■ **What is required**
The entries that follow need to be retyped verbatim.

==================================================

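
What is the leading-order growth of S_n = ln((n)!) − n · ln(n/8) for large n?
S_n ~ n · (ln 8 − 1) + O(ln n)

Stirling: ln((n)!) = n ln(n) − n + O(ln n).
  S_n = n ln(n) − n − n ln(n/8) + O(ln n)
      = n ln(n) − n ln n + n ln 8 − n + O(ln n)
      = n ln 8 − n + O(ln n)
      = n (ln 8 − 1) + O(ln n).
Numerically ln(8) − 1 ≈ 1.0794.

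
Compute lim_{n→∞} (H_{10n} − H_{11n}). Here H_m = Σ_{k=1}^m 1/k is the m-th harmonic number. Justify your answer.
lim = ln(10/11)

Euler-Maclaurin gives H_m = ln m + γ + 1/(2m) + O(1/m^2). The γ and O(1/m) terms cancel in the difference:
  H_{10n} − H_{11n} = ln(10n) − ln(11n) + O(1/n) = ln(10/11) + O(1/n).
Hence the limit is ln(10/11).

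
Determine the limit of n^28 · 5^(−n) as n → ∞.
lim = 0

Exponentials with base > 1 dominate every fixed polynomial: for any fixed c, n^c / 5^n → 0 as n → ∞ (e.g. by the ratio test, or by writing 5^n = e^(n ln 5) and noting e^(n ln 5) / n^c → ∞). Hence n^28 · 5^(−n) = n^28 / 5^n → 0.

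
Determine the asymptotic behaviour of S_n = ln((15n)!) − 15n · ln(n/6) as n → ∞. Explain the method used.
S_n ~ 15n · (ln 90 − 1) + O(ln n)

Stirling: ln((15n)!) = 15n ln(15n) − 15n + O(ln n).
  S_n = 15n ln(15n) − 15n − 15n ln(n/6) + O(ln n)
      = 15n ln(15n) − 15n ln n + 15n ln 6 − 15n + O(ln n)
      = 15n ln 15 + 15n ln 6 − 15n + O(ln n)
      = 15n (ln 90 − 1) + O(ln n).
Numerically ln(90) − 1 ≈ 3.4998.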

==================================================

■ **Answer box**
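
What is the leading-order growth of S_n = ln((n)!) − n · ln(n/8) for large n?
S_n ~ n · (ln 8 − 1) + O(ln n)

Stirling: ln((n)!) = n ln(n) − n + O(ln n).
  S_n = n ln(n) − n − n ln(n/8) + O(ln n)
      = n ln(n) − n ln n + n ln 8 − n + O(ln n)
      = n ln 8 − n + O(ln n)
      = n (ln 8 − 1) + O(ln n).
Numerically ln(8) − 1 ≈ 1.0794.

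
Compute lim_{n→∞} (H_{10n} − H_{11n}). Here H_m = Σ_{k=1}^m 1/k is the m-th harmonic number. Justify your answer.
lim = ln(10/11)

Euler-Maclaurin gives H_m = ln m + γ + 1/(2m) + O(1/m^2). The γ and O(1/m) terms cancel in the difference:
  H_{10n} − H_{11n} = ln(10n) − ln(11n) + O(1/n) = ln(10/11) + O(1/n).
Hence the limit is ln(10/11).

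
Determine the limit of n^28 · 5^(−n) as n → ∞.
lim = 0

Exponentials with base > 1 dominate every fixed polynomial: for any fixed c, n^c / 5^n → 0 as n → ∞ (e.g. by the ratio test, or by writing 5^n = e^(n ln 5) and noting e^(n ln 5) / n^c → ∞). Hence n^28 · 5^(−n) = n^28 / 5^n → 0.

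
Determine the asymptotic behaviour of S_n = ln((15n)!) − 15n · ln(n/6) as n → ∞. Explain the method used.
S_n ~ 15n · (ln 90 − 1) + O(ln n)

Stirling: ln((15n)!) = 15n ln(15n) − 15n + O(ln n).
  S_n = 15n ln(15n) − 15n − 15n ln(n/6) + O(ln n)
      = 15n ln(15n) − 15n ln n + 15n ln 6 − 15n + O(ln n)
      = 15n ln 15 + 15n ln 6 − 15n + O(ln n)
      = 15n (ln 90 − 1) + O(ln n).
Numerically ln(90) − 1 ≈ 3.4998.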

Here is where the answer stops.